(Saved entries)
⁂

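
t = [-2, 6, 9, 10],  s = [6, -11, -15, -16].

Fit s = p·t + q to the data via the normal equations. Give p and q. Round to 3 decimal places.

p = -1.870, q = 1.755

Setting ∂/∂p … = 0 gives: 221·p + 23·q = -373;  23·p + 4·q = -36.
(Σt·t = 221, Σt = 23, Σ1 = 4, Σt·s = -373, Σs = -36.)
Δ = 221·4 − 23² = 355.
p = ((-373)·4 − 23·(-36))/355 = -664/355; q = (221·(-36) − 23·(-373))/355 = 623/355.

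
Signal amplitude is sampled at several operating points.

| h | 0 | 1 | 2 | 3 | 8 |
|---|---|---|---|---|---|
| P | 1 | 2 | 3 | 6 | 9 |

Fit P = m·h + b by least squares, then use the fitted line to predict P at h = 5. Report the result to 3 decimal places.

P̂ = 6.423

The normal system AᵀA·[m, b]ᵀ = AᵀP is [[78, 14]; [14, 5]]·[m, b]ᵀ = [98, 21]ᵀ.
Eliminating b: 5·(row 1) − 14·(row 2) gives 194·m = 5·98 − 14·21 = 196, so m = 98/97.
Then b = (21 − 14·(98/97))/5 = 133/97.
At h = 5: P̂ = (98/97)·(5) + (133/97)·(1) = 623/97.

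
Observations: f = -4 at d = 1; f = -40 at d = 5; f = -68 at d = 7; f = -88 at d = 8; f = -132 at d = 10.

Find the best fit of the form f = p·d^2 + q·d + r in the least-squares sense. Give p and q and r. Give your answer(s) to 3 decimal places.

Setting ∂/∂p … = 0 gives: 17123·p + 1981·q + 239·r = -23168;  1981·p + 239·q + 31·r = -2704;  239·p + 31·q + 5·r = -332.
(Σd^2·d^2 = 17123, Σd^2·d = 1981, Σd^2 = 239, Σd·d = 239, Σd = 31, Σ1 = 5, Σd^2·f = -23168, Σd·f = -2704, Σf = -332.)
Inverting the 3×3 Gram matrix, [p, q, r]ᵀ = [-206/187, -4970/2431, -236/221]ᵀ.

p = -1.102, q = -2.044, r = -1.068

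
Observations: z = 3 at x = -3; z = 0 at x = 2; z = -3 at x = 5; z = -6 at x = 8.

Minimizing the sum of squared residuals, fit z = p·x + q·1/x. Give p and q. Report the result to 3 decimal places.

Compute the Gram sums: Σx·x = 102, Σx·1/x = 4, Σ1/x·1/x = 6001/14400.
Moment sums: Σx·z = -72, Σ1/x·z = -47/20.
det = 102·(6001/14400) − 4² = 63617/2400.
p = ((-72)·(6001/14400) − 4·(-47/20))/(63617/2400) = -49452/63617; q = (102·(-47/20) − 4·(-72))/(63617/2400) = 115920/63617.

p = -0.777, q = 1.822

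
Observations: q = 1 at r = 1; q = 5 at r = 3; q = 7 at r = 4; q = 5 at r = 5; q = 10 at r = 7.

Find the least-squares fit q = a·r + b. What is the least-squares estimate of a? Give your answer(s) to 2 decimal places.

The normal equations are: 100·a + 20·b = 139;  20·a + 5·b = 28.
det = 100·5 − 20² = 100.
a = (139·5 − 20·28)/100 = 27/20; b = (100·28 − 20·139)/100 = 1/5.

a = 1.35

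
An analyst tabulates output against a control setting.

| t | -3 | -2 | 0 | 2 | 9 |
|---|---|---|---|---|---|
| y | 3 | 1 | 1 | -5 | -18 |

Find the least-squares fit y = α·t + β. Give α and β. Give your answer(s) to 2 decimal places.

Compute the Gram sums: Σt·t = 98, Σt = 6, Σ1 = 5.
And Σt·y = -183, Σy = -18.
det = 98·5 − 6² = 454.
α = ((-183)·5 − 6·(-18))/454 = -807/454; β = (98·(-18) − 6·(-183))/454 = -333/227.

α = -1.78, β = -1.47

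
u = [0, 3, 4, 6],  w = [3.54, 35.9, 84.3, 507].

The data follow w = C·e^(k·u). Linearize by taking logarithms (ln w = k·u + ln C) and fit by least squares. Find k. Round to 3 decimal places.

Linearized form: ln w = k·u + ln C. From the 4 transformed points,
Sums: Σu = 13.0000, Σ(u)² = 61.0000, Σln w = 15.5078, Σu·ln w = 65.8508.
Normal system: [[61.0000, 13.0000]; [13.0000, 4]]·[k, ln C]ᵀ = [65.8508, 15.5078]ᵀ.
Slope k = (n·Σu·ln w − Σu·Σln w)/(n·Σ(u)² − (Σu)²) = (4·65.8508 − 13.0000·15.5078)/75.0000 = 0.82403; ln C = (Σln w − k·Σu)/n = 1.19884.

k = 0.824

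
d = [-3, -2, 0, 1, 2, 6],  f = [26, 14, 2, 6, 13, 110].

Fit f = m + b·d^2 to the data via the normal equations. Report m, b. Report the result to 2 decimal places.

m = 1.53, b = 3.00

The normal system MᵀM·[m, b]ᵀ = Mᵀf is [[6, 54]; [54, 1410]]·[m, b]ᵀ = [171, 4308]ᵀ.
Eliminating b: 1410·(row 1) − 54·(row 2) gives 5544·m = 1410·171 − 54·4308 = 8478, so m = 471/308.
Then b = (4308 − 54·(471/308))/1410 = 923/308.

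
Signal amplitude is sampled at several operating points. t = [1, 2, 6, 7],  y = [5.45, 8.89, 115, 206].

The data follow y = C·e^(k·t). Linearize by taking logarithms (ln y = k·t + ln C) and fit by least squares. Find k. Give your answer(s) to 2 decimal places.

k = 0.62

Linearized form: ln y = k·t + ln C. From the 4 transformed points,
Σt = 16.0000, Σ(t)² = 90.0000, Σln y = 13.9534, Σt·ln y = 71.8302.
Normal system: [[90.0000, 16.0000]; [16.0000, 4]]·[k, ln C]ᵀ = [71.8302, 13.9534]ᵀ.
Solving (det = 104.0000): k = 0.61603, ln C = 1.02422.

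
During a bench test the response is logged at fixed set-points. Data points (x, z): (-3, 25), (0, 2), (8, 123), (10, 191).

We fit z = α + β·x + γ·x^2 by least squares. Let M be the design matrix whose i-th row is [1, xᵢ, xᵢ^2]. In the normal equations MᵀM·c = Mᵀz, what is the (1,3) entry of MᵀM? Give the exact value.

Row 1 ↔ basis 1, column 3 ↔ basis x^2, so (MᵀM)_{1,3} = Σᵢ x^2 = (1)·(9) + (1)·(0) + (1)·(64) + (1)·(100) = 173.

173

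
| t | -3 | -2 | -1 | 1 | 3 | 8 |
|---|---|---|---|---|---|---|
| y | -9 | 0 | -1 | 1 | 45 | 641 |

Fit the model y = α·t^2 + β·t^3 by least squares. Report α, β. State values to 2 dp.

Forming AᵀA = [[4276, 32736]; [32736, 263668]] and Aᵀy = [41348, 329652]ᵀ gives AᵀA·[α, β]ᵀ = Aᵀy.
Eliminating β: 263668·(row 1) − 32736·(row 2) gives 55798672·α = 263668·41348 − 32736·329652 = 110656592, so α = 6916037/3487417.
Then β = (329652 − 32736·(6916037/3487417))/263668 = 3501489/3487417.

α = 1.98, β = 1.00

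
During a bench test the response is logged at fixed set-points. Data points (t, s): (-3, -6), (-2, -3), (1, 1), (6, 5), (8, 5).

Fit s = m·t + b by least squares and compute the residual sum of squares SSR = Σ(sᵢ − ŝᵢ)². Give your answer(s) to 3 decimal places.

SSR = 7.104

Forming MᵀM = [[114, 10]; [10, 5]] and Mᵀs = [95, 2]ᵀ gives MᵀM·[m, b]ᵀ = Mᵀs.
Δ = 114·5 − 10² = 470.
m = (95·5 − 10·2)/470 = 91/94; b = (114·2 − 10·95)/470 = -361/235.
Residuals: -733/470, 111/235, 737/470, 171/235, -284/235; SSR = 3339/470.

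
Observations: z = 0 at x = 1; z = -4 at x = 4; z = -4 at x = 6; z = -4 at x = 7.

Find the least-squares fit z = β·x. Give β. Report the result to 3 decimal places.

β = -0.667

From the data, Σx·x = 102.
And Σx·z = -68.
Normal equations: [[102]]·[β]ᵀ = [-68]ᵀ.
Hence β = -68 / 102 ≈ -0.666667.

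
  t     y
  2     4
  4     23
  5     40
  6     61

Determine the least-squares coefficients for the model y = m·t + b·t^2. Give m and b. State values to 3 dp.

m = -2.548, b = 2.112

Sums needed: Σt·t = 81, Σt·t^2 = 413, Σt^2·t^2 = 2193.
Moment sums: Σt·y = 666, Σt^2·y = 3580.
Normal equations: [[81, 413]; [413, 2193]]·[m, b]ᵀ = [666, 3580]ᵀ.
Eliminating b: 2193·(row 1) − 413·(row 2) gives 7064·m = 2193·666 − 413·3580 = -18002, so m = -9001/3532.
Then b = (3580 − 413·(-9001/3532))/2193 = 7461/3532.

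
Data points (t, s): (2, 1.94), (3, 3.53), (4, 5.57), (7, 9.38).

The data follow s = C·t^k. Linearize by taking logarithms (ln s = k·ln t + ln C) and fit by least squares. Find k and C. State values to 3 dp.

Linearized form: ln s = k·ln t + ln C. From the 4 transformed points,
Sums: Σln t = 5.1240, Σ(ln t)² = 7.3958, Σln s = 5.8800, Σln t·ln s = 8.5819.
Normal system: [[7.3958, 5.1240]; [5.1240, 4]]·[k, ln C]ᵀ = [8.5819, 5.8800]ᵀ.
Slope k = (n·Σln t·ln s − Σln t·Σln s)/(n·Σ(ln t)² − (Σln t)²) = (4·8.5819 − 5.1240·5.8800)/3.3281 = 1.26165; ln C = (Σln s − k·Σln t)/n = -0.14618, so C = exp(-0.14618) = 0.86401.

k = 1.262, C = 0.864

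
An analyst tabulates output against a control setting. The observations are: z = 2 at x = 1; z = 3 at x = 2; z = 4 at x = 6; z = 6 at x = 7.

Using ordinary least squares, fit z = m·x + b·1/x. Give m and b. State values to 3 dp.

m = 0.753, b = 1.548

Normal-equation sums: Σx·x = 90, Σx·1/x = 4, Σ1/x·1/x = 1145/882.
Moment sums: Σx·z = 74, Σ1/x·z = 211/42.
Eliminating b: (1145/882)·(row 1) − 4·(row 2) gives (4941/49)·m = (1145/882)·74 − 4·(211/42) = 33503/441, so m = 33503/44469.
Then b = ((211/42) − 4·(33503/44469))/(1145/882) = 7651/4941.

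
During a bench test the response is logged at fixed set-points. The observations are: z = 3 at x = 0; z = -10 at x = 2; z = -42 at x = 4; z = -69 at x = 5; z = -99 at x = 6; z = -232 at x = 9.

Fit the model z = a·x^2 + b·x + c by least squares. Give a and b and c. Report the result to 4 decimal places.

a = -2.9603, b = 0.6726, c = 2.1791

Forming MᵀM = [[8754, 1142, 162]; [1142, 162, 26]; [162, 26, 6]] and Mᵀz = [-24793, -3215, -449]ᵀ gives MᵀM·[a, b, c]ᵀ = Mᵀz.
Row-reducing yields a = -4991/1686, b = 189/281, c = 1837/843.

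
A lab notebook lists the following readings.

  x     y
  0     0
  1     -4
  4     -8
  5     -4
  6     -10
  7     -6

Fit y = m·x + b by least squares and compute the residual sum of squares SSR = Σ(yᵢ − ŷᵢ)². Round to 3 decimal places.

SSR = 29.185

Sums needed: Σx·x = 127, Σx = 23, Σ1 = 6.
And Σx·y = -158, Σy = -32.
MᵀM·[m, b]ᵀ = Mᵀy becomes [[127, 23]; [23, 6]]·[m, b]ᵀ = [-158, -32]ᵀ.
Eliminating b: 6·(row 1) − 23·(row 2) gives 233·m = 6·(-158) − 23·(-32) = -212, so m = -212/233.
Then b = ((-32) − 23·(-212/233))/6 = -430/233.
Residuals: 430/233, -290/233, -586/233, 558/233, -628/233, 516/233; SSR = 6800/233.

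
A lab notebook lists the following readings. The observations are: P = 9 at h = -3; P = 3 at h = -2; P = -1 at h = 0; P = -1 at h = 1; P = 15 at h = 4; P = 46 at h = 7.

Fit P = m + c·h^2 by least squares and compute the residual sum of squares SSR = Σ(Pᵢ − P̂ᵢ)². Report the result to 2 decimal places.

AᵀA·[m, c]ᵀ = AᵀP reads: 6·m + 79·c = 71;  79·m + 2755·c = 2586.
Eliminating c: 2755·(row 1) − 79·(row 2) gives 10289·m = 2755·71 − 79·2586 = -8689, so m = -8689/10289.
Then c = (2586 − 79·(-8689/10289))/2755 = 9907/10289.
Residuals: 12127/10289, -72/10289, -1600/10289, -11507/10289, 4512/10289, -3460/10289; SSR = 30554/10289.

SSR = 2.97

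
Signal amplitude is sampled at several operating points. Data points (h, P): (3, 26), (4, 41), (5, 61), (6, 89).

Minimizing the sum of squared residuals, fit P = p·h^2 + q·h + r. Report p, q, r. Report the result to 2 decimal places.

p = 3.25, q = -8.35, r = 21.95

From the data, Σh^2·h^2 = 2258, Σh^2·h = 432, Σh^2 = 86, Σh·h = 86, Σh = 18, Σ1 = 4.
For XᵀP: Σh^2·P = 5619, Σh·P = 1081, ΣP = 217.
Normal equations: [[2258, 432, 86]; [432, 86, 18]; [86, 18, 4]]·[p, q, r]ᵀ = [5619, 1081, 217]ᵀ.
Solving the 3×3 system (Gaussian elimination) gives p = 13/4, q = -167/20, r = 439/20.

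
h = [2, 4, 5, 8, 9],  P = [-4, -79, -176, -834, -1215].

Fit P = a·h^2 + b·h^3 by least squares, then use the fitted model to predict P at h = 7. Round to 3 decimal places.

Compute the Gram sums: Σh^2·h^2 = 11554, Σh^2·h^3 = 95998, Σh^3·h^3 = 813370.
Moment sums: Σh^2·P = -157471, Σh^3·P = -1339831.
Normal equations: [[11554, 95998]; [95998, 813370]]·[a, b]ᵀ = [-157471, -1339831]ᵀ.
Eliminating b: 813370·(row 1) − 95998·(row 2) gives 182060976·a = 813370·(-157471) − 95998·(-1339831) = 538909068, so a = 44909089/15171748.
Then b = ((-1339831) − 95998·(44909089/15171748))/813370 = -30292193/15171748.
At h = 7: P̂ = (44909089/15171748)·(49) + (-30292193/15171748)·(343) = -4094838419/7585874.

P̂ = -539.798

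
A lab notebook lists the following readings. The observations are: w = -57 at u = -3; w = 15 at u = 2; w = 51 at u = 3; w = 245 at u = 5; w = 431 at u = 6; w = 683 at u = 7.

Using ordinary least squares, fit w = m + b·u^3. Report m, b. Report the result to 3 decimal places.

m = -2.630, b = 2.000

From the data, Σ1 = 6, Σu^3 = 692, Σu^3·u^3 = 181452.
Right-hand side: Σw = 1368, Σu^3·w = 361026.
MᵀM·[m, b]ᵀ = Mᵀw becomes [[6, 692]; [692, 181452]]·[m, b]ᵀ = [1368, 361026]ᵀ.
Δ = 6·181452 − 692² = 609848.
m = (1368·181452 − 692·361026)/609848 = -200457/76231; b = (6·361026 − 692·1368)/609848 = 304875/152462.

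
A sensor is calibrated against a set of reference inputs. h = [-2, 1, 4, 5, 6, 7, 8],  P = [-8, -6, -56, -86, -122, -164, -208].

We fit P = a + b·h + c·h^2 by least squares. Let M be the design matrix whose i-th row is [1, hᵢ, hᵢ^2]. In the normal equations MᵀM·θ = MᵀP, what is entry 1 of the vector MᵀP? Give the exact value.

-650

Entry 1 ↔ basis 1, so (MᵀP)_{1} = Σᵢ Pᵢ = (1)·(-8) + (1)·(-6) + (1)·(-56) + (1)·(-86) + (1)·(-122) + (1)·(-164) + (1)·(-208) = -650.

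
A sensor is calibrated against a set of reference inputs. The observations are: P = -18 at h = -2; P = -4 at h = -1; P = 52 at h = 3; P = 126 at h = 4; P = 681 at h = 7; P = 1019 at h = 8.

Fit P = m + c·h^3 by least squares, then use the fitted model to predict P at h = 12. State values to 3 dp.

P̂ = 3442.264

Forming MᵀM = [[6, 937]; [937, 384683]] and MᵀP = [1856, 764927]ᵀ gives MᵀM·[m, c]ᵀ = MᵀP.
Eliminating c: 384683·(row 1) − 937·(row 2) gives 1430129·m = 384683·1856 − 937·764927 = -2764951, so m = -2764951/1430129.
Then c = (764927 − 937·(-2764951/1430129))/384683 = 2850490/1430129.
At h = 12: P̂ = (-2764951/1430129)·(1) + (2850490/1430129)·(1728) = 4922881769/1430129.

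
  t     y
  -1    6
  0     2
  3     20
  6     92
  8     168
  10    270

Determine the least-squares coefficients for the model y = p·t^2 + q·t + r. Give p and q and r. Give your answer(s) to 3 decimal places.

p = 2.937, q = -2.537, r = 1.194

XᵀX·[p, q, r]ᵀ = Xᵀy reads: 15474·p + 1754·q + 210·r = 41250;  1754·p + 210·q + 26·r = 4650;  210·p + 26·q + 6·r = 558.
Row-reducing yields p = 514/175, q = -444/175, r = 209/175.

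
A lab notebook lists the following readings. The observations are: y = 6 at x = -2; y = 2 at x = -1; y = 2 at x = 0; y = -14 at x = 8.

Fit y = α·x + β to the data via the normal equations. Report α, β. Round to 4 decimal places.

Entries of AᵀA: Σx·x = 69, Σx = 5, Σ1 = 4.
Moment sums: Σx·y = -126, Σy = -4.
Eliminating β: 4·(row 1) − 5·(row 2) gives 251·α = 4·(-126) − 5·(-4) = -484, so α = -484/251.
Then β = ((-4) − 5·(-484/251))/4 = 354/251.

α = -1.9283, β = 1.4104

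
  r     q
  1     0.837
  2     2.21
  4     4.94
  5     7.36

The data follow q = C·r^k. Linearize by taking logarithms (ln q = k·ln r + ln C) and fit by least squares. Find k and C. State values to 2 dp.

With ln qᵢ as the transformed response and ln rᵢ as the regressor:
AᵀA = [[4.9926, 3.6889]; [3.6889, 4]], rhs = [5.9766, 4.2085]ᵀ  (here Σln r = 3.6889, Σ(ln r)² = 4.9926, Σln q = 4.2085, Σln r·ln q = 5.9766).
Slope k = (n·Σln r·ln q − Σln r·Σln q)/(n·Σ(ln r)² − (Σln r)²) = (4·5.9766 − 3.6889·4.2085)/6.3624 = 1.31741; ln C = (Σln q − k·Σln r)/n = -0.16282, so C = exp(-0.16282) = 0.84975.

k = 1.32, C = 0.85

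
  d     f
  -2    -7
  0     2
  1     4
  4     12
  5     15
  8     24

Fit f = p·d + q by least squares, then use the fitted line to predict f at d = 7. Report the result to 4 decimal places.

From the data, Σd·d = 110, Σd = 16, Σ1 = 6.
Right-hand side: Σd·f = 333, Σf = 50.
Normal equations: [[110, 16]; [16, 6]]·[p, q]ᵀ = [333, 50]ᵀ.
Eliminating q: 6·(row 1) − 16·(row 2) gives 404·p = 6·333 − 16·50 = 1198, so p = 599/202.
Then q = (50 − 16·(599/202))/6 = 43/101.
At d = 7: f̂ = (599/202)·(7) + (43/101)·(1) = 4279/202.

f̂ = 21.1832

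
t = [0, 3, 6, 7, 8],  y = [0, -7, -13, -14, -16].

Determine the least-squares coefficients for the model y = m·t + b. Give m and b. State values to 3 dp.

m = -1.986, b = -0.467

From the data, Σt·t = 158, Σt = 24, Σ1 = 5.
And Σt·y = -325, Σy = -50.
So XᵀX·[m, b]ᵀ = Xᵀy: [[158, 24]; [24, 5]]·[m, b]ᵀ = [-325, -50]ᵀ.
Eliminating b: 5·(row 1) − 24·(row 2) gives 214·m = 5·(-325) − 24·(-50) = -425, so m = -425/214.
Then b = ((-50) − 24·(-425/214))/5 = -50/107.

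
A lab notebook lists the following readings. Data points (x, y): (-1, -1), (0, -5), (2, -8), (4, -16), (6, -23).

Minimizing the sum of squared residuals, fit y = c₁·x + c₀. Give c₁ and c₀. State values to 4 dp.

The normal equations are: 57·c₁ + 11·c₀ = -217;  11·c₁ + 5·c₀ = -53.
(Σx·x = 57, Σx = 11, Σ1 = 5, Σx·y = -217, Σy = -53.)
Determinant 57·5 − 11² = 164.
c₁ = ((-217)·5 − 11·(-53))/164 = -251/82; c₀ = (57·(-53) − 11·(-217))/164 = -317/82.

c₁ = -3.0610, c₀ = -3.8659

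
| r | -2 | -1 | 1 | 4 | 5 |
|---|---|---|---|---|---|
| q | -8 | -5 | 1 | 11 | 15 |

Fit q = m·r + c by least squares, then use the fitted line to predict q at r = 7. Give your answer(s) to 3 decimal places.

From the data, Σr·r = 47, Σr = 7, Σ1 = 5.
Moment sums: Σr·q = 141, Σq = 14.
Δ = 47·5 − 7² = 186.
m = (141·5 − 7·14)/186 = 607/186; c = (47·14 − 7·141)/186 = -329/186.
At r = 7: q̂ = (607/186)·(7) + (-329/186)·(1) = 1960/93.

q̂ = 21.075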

⁂

## ABOUT THIS EXERCISE
If a line in the data above includes the string "reference", copy it.

## TASK SOLUTION
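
A sensor is calibrated against a set of reference inputs. h = [-2, 1, 4, 5, 6, 7, 8],  P = [-8, -6, -56, -86, -122, -164, -208].
A sensor is calibrated against a set of reference inputs. The observations are: P = -18 at h = -2; P = -4 at h = -1; P = 52 at h = 3; P = 126 at h = 4; P = 681 at h = 7; P = 1019 at h = 8.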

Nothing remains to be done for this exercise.